__What is required__. Write out the listing beneath this instruction in its entirety, exactly as it reads.

__Extracted entries__.
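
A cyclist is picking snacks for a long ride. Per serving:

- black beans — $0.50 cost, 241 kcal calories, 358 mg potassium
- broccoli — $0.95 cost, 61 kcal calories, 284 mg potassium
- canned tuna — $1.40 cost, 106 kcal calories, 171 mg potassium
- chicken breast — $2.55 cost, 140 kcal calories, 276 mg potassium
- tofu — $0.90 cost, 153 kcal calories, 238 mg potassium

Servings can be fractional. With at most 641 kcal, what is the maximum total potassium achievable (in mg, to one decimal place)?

Potassium per kcal: broccoli 4.656, chicken breast 1.971, canned tuna 1.613, tofu 1.556, black beans 1.485.
With no serving limits, spend the whole calories allowance on broccoli: 641 kcal / 61 kcal × 284 mg = 2984.3 mg.

2984.3 mg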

__Answer box__.
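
A cyclist is picking snacks for a long ride. Per serving:

- black beans — $0.50 cost, 241 kcal calories, 358 mg potassium
- broccoli — $0.95 cost, 61 kcal calories, 284 mg potassium
- canned tuna — $1.40 cost, 106 kcal calories, 171 mg potassium
- chicken breast — $2.55 cost, 140 kcal calories, 276 mg potassium
- tofu — $0.90 cost, 153 kcal calories, 238 mg potassium

Servings can be fractional. With at most 641 kcal, what is the maximum total potassium achievable (in mg, to one decimal place)?

Potassium per kcal: broccoli 4.656, chicken breast 1.971, canned tuna 1.613, tofu 1.556, black beans 1.485.
With no serving limits, spend the whole calories allowance on broccoli: 641 kcal / 61 kcal × 284 mg = 2984.3 mg.

2984.3 mg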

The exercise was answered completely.